(Collected data)
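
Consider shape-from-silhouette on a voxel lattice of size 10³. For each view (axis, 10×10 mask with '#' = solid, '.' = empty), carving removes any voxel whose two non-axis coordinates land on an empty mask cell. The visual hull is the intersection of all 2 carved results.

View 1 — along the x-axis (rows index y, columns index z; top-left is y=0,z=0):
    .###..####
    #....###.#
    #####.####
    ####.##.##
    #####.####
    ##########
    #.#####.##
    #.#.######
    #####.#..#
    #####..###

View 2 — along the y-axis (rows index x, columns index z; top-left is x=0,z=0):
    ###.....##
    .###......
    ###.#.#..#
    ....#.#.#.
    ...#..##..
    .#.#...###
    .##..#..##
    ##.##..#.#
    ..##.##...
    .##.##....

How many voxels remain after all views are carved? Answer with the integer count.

before carving: 1000 voxels (10×10×10)
step 1: project along x, AND mask (79/100) → |grid| = 790
step 2: project along y, AND mask (44/100) → |grid| = 352

remaining voxels: 352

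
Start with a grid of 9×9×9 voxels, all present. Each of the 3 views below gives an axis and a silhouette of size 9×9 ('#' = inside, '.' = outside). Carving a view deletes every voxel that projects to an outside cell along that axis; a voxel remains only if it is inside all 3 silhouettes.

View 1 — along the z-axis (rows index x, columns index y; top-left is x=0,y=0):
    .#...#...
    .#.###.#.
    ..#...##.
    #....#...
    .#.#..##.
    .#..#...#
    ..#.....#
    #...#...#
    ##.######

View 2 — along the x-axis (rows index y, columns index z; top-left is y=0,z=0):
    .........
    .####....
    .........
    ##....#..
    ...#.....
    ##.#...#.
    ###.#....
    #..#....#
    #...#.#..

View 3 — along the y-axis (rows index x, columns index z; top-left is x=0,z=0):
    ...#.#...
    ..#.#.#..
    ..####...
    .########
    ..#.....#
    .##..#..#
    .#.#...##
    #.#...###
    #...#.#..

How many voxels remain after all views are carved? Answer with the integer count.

|visual hull| = 28

before carving: 729 voxels (9×9×9)
  1. axis=2 (XY plane), |mask|=32  ⇒  voxels=288
  2. axis=0 (YZ plane), |mask|=22  ⇒  voxels=85
  3. axis=1 (XZ plane), |mask|=35  ⇒  voxels=28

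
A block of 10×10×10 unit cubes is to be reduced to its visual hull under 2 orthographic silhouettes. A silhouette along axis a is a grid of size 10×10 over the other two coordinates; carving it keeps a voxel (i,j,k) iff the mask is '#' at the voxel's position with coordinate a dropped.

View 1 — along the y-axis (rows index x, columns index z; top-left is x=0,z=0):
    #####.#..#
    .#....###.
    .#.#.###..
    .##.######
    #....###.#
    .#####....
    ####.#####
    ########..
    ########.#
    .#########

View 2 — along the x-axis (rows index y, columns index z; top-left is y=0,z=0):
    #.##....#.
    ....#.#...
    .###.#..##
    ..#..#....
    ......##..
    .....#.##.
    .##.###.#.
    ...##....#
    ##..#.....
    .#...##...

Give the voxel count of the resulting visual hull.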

TASK STATEMENT -
Write every record out again, letter for letter.

YOUR SOLUTION -
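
Consider shape-from-silhouette on a voxel lattice of size 10³. For each view (axis, 10×10 mask with '#' = solid, '.' = empty), carving removes any voxel whose two non-axis coordinates land on an empty mask cell. The visual hull is the intersection of all 2 carved results.

View 1 — along the x-axis (rows index y, columns index z; top-left is y=0,z=0):
    .###..####
    #....###.#
    #####.####
    ####.##.##
    #####.####
    ##########
    #.#####.##
    #.#.######
    #####.#..#
    #####..###

View 2 — along the y-axis (rows index x, columns index z; top-left is x=0,z=0):
    ###.....##
    .###......
    ###.#.#..#
    ....#.#.#.
    ...#..##..
    .#.#...###
    .##..#..##
    ##.##..#.#
    ..##.##...
    .##.##....

How many voxels remain after all views are carved? Answer with the integer count.

before carving: 1000 voxels (10×10×10)
step 1: project along x, AND mask (79/100) → |grid| = 790
step 2: project along y, AND mask (44/100) → |grid| = 352

remaining voxels: 352

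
Start with a grid of 9×9×9 voxels, all present. Each of the 3 views below gives an axis and a silhouette of size 9×9 ('#' = inside, '.' = outside). Carving a view deletes every voxel that projects to an outside cell along that axis; a voxel remains only if it is inside all 3 silhouettes.

View 1 — along the z-axis (rows index x, columns index y; top-left is x=0,y=0):
    .#...#...
    .#.###.#.
    ..#...##.
    #....#...
    .#.#..##.
    .#..#...#
    ..#.....#
    #...#...#
    ##.######

View 2 — along the x-axis (rows index y, columns index z; top-left is y=0,z=0):
    .........
    .####....
    .........
    ##....#..
    ...#.....
    ##.#...#.
    ###.#....
    #..#....#
    #...#.#..

View 3 — along the y-axis (rows index x, columns index z; top-left is x=0,z=0):
    ...#.#...
    ..#.#.#..
    ..####...
    .########
    ..#.....#
    .##..#..#
    .#.#...##
    #.#...###
    #...#.#..

How many voxels remain after all views are carved? Answer with the integer count.

|visual hull| = 28

before carving: 729 voxels (9×9×9)
  1. axis=2 (XY plane), |mask|=32  ⇒  voxels=288
  2. axis=0 (YZ plane), |mask|=22  ⇒  voxels=85
  3. axis=1 (XZ plane), |mask|=35  ⇒  voxels=28

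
A block of 10×10×10 unit cubes is to be reduced to its visual hull under 2 orthographic silhouettes. A silhouette along axis a is a grid of size 10×10 over the other two coordinates; carving it keeps a voxel (i,j,k) iff the mask is '#' at the voxel's position with coordinate a dropped.

View 1 — along the y-axis (rows index x, columns index z; top-left is x=0,z=0):
    #####.#..#
    .#....###.
    .#.#.###..
    .##.######
    #....###.#
    .#####....
    ####.#####
    ########..
    ########.#
    .#########

View 2 — along the x-axis (rows index y, columns index z; top-left is y=0,z=0):
    #.##....#.
    ....#.#...
    .###.#..##
    ..#..#....
    ......##..
    .....#.##.
    .##.###.#.
    ...##....#
    ##..#.....
    .#...##...

Give the voxel count of the resulting visual hull.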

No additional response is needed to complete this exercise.